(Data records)

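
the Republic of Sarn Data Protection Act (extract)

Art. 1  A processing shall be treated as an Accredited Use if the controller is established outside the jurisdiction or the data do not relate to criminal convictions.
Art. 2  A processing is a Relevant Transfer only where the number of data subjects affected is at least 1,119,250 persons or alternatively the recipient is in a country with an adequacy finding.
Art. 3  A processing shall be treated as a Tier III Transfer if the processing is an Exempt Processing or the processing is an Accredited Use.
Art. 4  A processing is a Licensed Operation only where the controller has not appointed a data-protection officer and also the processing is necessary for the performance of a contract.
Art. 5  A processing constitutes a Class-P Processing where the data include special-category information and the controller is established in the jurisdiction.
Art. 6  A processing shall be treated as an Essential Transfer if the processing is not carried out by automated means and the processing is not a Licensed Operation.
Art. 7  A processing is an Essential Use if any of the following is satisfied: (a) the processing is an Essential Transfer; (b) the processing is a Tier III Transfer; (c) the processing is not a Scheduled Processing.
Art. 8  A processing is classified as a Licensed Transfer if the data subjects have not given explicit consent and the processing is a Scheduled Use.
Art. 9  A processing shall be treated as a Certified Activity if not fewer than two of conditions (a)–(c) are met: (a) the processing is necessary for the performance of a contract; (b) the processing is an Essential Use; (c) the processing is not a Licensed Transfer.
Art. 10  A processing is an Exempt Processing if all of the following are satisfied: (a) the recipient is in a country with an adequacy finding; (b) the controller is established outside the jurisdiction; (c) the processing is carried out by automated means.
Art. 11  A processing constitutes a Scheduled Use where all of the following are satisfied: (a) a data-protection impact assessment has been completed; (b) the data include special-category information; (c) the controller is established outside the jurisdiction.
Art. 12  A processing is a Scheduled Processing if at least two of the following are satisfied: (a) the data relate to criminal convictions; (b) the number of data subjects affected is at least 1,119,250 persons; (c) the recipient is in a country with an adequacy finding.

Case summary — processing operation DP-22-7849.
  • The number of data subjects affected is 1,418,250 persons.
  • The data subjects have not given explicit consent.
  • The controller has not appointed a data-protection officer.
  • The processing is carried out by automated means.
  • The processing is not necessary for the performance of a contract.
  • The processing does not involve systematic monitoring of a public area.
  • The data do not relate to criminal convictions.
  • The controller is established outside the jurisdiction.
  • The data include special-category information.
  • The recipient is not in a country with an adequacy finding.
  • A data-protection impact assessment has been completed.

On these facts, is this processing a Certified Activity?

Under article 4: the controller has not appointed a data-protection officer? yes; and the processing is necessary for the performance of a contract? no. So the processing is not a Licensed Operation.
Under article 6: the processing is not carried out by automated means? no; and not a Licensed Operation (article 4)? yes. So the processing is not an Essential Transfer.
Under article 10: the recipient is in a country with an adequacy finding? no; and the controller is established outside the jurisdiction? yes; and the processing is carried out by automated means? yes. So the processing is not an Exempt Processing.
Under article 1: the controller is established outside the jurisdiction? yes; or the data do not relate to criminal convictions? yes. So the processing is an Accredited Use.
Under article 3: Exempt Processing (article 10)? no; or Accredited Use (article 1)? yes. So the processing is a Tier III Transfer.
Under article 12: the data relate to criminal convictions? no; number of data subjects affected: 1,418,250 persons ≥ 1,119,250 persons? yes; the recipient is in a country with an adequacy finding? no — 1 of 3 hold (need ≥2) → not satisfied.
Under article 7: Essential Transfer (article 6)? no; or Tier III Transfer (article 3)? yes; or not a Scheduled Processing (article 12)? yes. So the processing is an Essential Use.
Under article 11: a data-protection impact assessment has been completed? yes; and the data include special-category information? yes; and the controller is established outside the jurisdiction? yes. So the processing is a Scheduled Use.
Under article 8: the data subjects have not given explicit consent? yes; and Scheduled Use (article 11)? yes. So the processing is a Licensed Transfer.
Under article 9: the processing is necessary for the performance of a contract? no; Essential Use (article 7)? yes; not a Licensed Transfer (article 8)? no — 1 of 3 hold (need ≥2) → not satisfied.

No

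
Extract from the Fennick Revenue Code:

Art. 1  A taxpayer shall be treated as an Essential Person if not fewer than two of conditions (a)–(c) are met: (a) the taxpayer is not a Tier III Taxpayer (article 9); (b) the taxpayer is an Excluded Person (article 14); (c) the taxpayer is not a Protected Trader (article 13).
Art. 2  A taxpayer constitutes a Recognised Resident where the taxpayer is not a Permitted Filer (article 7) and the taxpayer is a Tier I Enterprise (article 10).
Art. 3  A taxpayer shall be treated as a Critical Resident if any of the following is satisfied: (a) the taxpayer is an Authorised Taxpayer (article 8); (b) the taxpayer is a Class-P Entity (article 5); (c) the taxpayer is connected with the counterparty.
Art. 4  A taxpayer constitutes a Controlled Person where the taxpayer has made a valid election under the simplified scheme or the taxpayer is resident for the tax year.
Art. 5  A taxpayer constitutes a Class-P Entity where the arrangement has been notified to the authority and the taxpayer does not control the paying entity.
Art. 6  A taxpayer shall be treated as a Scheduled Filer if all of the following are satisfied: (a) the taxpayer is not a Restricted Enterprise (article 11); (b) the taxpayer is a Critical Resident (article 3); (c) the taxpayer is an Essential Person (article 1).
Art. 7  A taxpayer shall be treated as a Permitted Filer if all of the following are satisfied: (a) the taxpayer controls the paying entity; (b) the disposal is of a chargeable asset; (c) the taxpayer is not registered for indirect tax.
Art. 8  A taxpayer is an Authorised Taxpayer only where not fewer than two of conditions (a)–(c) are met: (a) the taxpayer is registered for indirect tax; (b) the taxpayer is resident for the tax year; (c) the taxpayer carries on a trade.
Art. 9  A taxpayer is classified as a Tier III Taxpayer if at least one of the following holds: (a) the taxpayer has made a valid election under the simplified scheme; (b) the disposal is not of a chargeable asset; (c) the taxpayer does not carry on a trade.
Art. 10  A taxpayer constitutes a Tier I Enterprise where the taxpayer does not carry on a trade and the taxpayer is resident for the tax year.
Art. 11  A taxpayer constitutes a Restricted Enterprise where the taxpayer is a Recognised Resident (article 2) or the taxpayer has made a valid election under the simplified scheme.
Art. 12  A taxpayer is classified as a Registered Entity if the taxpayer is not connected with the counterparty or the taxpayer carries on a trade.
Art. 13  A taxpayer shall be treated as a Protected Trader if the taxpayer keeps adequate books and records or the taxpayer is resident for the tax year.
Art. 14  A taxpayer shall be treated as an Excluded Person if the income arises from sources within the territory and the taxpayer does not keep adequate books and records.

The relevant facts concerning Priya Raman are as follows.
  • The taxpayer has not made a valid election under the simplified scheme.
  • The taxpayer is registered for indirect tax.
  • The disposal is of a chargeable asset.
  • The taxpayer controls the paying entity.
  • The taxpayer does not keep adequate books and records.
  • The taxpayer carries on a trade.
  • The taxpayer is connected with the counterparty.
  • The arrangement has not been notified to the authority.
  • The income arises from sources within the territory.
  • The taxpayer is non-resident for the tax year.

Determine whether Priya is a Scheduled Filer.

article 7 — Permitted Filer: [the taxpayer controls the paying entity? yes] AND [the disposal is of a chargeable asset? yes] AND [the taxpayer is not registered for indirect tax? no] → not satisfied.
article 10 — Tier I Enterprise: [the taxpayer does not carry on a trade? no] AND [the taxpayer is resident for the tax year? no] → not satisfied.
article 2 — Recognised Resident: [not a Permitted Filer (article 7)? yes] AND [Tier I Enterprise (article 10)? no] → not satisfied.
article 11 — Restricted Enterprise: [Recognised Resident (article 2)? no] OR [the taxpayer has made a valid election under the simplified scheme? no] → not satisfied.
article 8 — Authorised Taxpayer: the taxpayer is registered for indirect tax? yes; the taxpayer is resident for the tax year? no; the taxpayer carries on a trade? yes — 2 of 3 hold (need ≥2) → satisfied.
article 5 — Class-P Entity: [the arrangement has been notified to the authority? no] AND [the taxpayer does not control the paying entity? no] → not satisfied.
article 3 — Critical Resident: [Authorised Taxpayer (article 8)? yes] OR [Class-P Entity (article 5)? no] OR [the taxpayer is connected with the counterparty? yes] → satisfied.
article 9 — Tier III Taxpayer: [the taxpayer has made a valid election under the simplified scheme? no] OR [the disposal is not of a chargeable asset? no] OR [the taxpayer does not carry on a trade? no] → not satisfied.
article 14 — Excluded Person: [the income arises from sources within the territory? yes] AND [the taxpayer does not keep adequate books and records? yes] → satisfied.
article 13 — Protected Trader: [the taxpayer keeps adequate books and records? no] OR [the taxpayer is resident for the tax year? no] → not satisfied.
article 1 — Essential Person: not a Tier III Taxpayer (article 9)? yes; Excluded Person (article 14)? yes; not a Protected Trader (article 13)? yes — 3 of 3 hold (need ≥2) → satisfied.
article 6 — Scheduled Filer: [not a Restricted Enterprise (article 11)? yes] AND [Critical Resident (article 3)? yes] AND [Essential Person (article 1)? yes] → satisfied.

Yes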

Task instructions: Among the lines of the data above, count those holding "classified" and state only the number.

Exercise output: 3